*** RECORD SET

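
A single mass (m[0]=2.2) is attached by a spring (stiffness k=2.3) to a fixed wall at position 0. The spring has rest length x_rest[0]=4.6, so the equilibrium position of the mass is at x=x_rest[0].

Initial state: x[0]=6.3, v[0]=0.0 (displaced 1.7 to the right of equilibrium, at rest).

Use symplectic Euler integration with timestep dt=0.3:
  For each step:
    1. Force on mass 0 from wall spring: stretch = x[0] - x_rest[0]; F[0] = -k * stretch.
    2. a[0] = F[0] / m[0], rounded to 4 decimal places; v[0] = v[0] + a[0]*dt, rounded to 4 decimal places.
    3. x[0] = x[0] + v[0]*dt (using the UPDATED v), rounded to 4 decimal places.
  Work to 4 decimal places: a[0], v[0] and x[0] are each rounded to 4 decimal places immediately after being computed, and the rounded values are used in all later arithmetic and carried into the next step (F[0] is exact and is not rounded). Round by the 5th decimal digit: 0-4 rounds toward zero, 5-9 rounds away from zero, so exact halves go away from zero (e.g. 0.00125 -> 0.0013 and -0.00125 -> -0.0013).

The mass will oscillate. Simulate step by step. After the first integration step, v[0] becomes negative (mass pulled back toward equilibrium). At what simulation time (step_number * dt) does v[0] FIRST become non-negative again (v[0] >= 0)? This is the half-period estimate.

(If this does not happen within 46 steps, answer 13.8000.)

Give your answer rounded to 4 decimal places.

Answer: 3.3000

Derivation:
Step 0: x=[6.3000] v=[0.0000]
Step 1: x=[6.1400] v=[-0.5332]
Step 2: x=[5.8351] v=[-1.0162]
Step 3: x=[5.4140] v=[-1.4036]
Step 4: x=[4.9163] v=[-1.6589]
Step 5: x=[4.3889] v=[-1.7581]
Step 6: x=[3.8813] v=[-1.6919]
Step 7: x=[3.4414] v=[-1.4665]
Step 8: x=[3.1105] v=[-1.1031]
Step 9: x=[2.9197] v=[-0.6359]
Step 10: x=[2.8870] v=[-0.1089]
Step 11: x=[3.0155] v=[0.4284]
First v>=0 after going negative at step 11, time=3.3000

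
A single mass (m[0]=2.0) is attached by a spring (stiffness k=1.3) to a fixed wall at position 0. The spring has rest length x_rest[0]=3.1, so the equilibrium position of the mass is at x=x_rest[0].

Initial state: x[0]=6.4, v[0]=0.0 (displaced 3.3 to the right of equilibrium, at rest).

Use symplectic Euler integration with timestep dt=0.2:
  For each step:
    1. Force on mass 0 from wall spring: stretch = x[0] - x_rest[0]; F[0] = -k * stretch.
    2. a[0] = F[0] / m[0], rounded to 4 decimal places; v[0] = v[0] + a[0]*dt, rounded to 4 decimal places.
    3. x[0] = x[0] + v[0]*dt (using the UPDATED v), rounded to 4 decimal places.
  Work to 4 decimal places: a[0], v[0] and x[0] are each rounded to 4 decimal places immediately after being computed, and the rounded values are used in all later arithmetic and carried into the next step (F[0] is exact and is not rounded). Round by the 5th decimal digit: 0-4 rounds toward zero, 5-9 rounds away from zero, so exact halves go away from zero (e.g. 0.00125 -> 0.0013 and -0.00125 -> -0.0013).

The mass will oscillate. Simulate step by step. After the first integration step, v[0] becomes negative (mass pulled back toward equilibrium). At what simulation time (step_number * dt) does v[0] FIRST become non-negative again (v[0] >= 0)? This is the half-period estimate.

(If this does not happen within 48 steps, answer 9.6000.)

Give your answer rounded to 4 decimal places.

Step 0: x=[6.4000] v=[0.0000]
Step 1: x=[6.3142] v=[-0.4290]
Step 2: x=[6.1448] v=[-0.8468]
Step 3: x=[5.8963] v=[-1.2426]
Step 4: x=[5.5751] v=[-1.6061]
Step 5: x=[5.1895] v=[-1.9279]
Step 6: x=[4.7496] v=[-2.1995]
Step 7: x=[4.2668] v=[-2.4139]
Step 8: x=[3.7537] v=[-2.5656]
Step 9: x=[3.2236] v=[-2.6506]
Step 10: x=[2.6903] v=[-2.6667]
Step 11: x=[2.1676] v=[-2.6134]
Step 12: x=[1.6692] v=[-2.4922]
Step 13: x=[1.2080] v=[-2.3062]
Step 14: x=[0.7960] v=[-2.0602]
Step 15: x=[0.4439] v=[-1.7607]
Step 16: x=[0.1608] v=[-1.4154]
Step 17: x=[-0.0459] v=[-1.0333]
Step 18: x=[-0.1708] v=[-0.6243]
Step 19: x=[-0.2106] v=[-0.1991]
Step 20: x=[-0.1643] v=[0.2313]
First v>=0 after going negative at step 20, time=4.0000

Answer: 4.0000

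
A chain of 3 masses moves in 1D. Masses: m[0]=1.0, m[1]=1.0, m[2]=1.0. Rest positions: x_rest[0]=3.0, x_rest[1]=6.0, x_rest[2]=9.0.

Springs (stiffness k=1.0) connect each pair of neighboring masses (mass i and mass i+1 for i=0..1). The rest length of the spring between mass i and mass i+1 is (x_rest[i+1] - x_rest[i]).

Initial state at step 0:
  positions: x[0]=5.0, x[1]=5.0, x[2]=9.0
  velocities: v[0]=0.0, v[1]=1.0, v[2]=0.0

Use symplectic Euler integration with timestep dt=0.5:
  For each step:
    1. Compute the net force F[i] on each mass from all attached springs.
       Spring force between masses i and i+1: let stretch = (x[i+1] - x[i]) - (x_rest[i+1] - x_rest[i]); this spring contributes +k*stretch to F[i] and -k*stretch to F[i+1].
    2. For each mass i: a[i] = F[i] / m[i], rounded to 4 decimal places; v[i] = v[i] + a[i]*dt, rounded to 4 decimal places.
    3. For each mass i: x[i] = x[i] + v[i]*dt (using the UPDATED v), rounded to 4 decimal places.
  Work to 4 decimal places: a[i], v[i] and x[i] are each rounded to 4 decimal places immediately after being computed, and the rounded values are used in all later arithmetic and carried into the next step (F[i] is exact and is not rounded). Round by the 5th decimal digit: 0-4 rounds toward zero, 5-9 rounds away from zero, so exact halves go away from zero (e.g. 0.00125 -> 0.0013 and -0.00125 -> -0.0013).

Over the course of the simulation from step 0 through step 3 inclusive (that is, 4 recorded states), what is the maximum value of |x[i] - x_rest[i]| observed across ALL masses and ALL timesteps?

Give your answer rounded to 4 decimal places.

Step 0: x=[5.0000 5.0000 9.0000] v=[0.0000 1.0000 0.0000]
Step 1: x=[4.2500 6.5000 8.7500] v=[-1.5000 3.0000 -0.5000]
Step 2: x=[3.3125 8.0000 8.6875] v=[-1.8750 3.0000 -0.1250]
Step 3: x=[2.7969 8.5000 9.2032] v=[-1.0313 1.0000 1.0313]
Max displacement = 2.5000

Answer: 2.5000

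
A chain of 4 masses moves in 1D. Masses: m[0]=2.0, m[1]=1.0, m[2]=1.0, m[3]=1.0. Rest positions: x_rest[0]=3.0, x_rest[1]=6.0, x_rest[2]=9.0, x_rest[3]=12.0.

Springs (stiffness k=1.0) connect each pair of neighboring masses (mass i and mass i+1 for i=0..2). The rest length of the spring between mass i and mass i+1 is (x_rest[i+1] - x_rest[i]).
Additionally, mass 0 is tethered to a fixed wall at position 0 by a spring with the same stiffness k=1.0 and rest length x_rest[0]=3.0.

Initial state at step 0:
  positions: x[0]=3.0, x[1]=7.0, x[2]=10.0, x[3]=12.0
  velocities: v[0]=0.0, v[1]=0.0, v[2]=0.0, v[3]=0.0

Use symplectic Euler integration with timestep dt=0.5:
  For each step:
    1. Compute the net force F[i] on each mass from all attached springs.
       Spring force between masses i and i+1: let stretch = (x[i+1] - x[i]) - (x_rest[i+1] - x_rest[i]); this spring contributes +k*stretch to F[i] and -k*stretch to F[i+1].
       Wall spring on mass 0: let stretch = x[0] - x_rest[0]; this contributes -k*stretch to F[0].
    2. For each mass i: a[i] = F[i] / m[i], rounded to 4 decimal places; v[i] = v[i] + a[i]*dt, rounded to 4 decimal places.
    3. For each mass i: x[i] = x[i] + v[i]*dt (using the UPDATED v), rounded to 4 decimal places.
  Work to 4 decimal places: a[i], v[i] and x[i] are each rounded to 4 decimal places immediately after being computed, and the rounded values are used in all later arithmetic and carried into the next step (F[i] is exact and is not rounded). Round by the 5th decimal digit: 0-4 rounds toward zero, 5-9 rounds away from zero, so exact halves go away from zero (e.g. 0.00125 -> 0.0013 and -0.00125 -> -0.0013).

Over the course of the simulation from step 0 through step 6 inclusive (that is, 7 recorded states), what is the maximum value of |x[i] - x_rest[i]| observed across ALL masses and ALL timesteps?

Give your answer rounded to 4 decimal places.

Answer: 1.0293

Derivation:
Step 0: x=[3.0000 7.0000 10.0000 12.0000] v=[0.0000 0.0000 0.0000 0.0000]
Step 1: x=[3.1250 6.7500 9.7500 12.2500] v=[0.2500 -0.5000 -0.5000 0.5000]
Step 2: x=[3.3125 6.3438 9.3750 12.6250] v=[0.3750 -0.8125 -0.7500 0.7500]
Step 3: x=[3.4649 5.9375 9.0547 12.9375] v=[0.3047 -0.8126 -0.6406 0.6250]
Step 4: x=[3.4932 5.6924 8.9258 13.0293] v=[0.0566 -0.4903 -0.2578 0.1836]
Step 5: x=[3.3598 5.7058 9.0145 12.8452] v=[-0.2669 0.0268 0.1773 -0.3682]
Step 6: x=[3.0996 5.9599 9.2337 12.4534] v=[-0.5204 0.5082 0.4383 -0.7836]
Max displacement = 1.0293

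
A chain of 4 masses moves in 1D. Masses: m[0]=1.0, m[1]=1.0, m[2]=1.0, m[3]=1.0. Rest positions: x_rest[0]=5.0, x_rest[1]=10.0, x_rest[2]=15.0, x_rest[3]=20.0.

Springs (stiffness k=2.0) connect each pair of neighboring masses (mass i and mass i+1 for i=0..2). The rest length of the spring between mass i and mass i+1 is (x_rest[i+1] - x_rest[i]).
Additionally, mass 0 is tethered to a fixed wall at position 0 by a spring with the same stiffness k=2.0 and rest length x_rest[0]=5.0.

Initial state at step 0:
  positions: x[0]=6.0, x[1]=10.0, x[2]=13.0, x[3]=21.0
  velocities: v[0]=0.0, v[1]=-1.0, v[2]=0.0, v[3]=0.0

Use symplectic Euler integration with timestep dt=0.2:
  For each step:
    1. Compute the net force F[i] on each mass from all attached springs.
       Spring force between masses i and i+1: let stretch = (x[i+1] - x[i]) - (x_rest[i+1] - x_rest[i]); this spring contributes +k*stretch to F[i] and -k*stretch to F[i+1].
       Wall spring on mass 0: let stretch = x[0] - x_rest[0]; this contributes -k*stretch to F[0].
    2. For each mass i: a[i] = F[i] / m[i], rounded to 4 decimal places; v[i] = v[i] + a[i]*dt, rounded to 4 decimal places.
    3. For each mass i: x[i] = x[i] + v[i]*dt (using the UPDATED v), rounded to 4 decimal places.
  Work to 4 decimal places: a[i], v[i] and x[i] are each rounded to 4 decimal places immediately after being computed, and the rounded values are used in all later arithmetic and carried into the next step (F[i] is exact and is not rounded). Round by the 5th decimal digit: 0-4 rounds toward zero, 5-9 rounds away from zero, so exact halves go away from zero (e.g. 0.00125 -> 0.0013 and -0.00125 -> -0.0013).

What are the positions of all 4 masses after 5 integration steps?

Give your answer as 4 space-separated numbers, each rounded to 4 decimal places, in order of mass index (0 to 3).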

******

◆ AIM OF THE TASK
Find and copy each line above that includes the string "pair".

◆ PROBLEM SOLUTION
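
Springs (stiffness k=1.0) connect each pair of neighboring masses (mass i and mass i+1 for i=0..1). The rest length of the spring between mass i and mass i+1 is (x_rest[i+1] - x_rest[i]).
Springs (stiffness k=1.0) connect each pair of neighboring masses (mass i and mass i+1 for i=0..2). The rest length of the spring between mass i and mass i+1 is (x_rest[i+1] - x_rest[i]).
Springs (stiffness k=2.0) connect each pair of neighboring masses (mass i and mass i+1 for i=0..2). The rest length of the spring between mass i and mass i+1 is (x_rest[i+1] - x_rest[i]).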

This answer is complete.